Dataset entries
+===+
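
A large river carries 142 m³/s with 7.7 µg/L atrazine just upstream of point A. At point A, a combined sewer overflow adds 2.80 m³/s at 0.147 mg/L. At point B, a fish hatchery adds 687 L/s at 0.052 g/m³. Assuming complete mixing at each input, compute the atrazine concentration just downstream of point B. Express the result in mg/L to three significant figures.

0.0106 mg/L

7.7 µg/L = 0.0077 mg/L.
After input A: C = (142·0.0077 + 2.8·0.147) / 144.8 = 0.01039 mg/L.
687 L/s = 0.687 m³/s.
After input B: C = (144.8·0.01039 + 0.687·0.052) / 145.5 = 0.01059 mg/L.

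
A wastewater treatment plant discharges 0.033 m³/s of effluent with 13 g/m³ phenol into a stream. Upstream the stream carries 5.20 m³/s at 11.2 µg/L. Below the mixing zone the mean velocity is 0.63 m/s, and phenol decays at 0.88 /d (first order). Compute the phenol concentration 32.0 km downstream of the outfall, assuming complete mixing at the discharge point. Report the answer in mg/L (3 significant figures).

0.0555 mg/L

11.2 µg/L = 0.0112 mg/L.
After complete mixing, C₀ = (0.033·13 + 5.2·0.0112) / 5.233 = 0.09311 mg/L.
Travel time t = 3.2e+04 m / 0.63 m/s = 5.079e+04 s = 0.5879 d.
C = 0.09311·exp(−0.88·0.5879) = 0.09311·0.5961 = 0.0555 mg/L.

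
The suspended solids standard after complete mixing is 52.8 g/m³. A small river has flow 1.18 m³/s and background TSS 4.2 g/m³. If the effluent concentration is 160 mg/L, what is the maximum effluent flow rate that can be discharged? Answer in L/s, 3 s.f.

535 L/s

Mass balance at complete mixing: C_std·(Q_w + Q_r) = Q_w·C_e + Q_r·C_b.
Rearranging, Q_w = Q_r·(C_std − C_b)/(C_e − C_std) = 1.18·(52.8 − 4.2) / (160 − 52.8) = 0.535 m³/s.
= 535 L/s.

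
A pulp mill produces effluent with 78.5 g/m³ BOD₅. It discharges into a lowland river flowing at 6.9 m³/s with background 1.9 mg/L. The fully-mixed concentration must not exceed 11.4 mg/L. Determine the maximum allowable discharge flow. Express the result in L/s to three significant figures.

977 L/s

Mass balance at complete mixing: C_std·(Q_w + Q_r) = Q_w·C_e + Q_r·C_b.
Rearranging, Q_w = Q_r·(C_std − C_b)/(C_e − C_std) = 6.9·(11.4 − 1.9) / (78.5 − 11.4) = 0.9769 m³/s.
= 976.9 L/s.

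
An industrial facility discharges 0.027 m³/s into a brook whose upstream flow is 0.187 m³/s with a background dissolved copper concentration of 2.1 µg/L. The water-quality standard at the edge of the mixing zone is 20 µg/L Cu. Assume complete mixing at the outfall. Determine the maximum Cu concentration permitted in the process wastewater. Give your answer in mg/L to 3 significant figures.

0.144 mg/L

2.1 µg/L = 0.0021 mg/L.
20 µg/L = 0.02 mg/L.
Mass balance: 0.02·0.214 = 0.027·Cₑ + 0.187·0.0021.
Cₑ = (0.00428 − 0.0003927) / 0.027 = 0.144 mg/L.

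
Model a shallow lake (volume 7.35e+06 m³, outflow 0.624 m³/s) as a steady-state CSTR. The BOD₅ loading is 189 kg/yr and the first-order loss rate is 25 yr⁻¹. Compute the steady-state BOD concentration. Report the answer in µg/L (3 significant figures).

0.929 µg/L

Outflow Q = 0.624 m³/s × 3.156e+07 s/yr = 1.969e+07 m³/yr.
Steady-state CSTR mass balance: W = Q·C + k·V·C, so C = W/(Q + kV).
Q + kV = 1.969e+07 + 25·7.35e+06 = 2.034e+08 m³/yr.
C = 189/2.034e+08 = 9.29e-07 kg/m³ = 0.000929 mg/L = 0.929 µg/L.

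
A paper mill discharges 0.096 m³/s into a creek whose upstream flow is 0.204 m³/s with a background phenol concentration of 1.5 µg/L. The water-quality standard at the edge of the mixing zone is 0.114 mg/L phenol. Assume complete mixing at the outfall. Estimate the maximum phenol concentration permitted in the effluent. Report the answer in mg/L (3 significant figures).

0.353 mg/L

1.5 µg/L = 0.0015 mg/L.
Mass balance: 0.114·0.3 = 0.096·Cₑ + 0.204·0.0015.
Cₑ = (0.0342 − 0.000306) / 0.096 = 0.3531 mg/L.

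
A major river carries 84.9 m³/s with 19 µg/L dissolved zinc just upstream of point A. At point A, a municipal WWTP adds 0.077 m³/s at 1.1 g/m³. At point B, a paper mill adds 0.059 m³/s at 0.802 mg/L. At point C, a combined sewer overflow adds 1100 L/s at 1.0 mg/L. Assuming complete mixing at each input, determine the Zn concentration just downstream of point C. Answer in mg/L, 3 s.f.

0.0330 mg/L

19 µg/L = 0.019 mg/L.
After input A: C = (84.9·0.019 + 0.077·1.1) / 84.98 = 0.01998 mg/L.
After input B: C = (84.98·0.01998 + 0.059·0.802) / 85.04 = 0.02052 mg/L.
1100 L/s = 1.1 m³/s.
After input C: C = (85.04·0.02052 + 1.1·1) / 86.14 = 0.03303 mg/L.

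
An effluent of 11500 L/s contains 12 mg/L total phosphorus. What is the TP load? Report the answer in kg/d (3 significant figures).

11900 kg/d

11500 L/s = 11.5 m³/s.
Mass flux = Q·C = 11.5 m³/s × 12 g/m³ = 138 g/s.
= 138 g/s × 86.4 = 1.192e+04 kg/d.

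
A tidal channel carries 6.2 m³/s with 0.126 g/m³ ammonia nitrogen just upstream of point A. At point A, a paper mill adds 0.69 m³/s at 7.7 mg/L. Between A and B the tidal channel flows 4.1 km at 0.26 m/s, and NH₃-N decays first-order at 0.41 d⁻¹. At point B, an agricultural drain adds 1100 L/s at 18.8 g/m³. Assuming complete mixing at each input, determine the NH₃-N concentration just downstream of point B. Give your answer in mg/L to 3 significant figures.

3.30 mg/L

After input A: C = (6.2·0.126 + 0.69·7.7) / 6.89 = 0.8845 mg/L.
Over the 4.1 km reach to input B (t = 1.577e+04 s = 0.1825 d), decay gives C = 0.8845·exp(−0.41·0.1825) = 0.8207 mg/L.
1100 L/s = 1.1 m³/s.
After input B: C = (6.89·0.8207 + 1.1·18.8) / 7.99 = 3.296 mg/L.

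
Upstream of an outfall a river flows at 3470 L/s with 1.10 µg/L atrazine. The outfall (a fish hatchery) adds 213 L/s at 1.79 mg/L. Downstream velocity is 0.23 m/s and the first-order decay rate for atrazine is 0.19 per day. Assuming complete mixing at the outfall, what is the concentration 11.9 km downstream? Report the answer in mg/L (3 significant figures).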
+===+
Repeat, word for word, every line above.

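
A large river carries 142 m³/s with 7.7 µg/L atrazine just upstream of point A. At point A, a combined sewer overflow adds 2.80 m³/s at 0.147 mg/L. At point B, a fish hatchery adds 687 L/s at 0.052 g/m³. Assuming complete mixing at each input, compute the atrazine concentration just downstream of point B. Express the result in mg/L to three significant figures.

0.0106 mg/L

7.7 µg/L = 0.0077 mg/L.
After input A: C = (142·0.0077 + 2.8·0.147) / 144.8 = 0.01039 mg/L.
687 L/s = 0.687 m³/s.
After input B: C = (144.8·0.01039 + 0.687·0.052) / 145.5 = 0.01059 mg/L.

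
A wastewater treatment plant discharges 0.033 m³/s of effluent with 13 g/m³ phenol into a stream. Upstream the stream carries 5.20 m³/s at 11.2 µg/L. Below the mixing zone the mean velocity is 0.63 m/s, and phenol decays at 0.88 /d (first order). Compute the phenol concentration 32.0 km downstream of the outfall, assuming complete mixing at the discharge point. Report the answer in mg/L (3 significant figures).

0.0555 mg/L

11.2 µg/L = 0.0112 mg/L.
After complete mixing, C₀ = (0.033·13 + 5.2·0.0112) / 5.233 = 0.09311 mg/L.
Travel time t = 3.2e+04 m / 0.63 m/s = 5.079e+04 s = 0.5879 d.
C = 0.09311·exp(−0.88·0.5879) = 0.09311·0.5961 = 0.0555 mg/L.

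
The suspended solids standard after complete mixing is 52.8 g/m³. A small river has flow 1.18 m³/s and background TSS 4.2 g/m³. If the effluent concentration is 160 mg/L, what is the maximum effluent flow rate that can be discharged? Answer in L/s, 3 s.f.

535 L/s

Mass balance at complete mixing: C_std·(Q_w + Q_r) = Q_w·C_e + Q_r·C_b.
Rearranging, Q_w = Q_r·(C_std − C_b)/(C_e − C_std) = 1.18·(52.8 − 4.2) / (160 − 52.8) = 0.535 m³/s.
= 535 L/s.

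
A pulp mill produces effluent with 78.5 g/m³ BOD₅. It discharges into a lowland river flowing at 6.9 m³/s with background 1.9 mg/L. The fully-mixed concentration must not exceed 11.4 mg/L. Determine the maximum allowable discharge flow. Express the result in L/s to three significant figures.

977 L/s

Mass balance at complete mixing: C_std·(Q_w + Q_r) = Q_w·C_e + Q_r·C_b.
Rearranging, Q_w = Q_r·(C_std − C_b)/(C_e − C_std) = 6.9·(11.4 − 1.9) / (78.5 − 11.4) = 0.9769 m³/s.
= 976.9 L/s.

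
An industrial facility discharges 0.027 m³/s into a brook whose upstream flow is 0.187 m³/s with a background dissolved copper concentration of 2.1 µg/L. The water-quality standard at the edge of the mixing zone is 20 µg/L Cu. Assume complete mixing at the outfall. Determine the maximum Cu concentration permitted in the process wastewater. Give your answer in mg/L to 3 significant figures.

0.144 mg/L

2.1 µg/L = 0.0021 mg/L.
20 µg/L = 0.02 mg/L.
Mass balance: 0.02·0.214 = 0.027·Cₑ + 0.187·0.0021.
Cₑ = (0.00428 − 0.0003927) / 0.027 = 0.144 mg/L.

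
Model a shallow lake (volume 7.35e+06 m³, outflow 0.624 m³/s) as a steady-state CSTR. The BOD₅ loading is 189 kg/yr and the first-order loss rate is 25 yr⁻¹. Compute the steady-state BOD concentration. Report the answer in µg/L (3 significant figures).

0.929 µg/L

Outflow Q = 0.624 m³/s × 3.156e+07 s/yr = 1.969e+07 m³/yr.
Steady-state CSTR mass balance: W = Q·C + k·V·C, so C = W/(Q + kV).
Q + kV = 1.969e+07 + 25·7.35e+06 = 2.034e+08 m³/yr.
C = 189/2.034e+08 = 9.29e-07 kg/m³ = 0.000929 mg/L = 0.929 µg/L.

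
A paper mill discharges 0.096 m³/s into a creek whose upstream flow is 0.204 m³/s with a background phenol concentration of 1.5 µg/L. The water-quality standard at the edge of the mixing zone is 0.114 mg/L phenol. Assume complete mixing at the outfall. Estimate the maximum phenol concentration permitted in the effluent. Report the answer in mg/L (3 significant figures).

0.353 mg/L

1.5 µg/L = 0.0015 mg/L.
Mass balance: 0.114·0.3 = 0.096·Cₑ + 0.204·0.0015.
Cₑ = (0.0342 − 0.000306) / 0.096 = 0.3531 mg/L.

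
A major river carries 84.9 m³/s with 19 µg/L dissolved zinc just upstream of point A. At point A, a municipal WWTP adds 0.077 m³/s at 1.1 g/m³. At point B, a paper mill adds 0.059 m³/s at 0.802 mg/L. At point C, a combined sewer overflow adds 1100 L/s at 1.0 mg/L. Assuming complete mixing at each input, determine the Zn concentration just downstream of point C. Answer in mg/L, 3 s.f.

0.0330 mg/L

19 µg/L = 0.019 mg/L.
After input A: C = (84.9·0.019 + 0.077·1.1) / 84.98 = 0.01998 mg/L.
After input B: C = (84.98·0.01998 + 0.059·0.802) / 85.04 = 0.02052 mg/L.
1100 L/s = 1.1 m³/s.
After input C: C = (85.04·0.02052 + 1.1·1) / 86.14 = 0.03303 mg/L.

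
An effluent of 11500 L/s contains 12 mg/L total phosphorus. What is the TP load? Report the answer in kg/d (3 significant figures).

11900 kg/d

11500 L/s = 11.5 m³/s.
Mass flux = Q·C = 11.5 m³/s × 12 g/m³ = 138 g/s.
= 138 g/s × 86.4 = 1.192e+04 kg/d.

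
A tidal channel carries 6.2 m³/s with 0.126 g/m³ ammonia nitrogen just upstream of point A. At point A, a paper mill adds 0.69 m³/s at 7.7 mg/L. Between A and B the tidal channel flows 4.1 km at 0.26 m/s, and NH₃-N decays first-order at 0.41 d⁻¹. At point B, an agricultural drain adds 1100 L/s at 18.8 g/m³. Assuming complete mixing at each input, determine the NH₃-N concentration just downstream of point B. Give your answer in mg/L to 3 significant figures.

3.30 mg/L

After input A: C = (6.2·0.126 + 0.69·7.7) / 6.89 = 0.8845 mg/L.
Over the 4.1 km reach to input B (t = 1.577e+04 s = 0.1825 d), decay gives C = 0.8845·exp(−0.41·0.1825) = 0.8207 mg/L.
1100 L/s = 1.1 m³/s.
After input B: C = (6.89·0.8207 + 1.1·18.8) / 7.99 = 3.296 mg/L.

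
Upstream of an outfall a river flows at 3470 L/s with 1.10 µg/L atrazine. The outfall (a fish hatchery) adds 213 L/s at 1.79 mg/L. Downstream velocity is 0.23 m/s and the first-order decay rate for atrazine is 0.19 per day. Assuming complete mixing at the outfall, what is the concentration 11.9 km downstream? Report the answer in mg/L (3 significant figures).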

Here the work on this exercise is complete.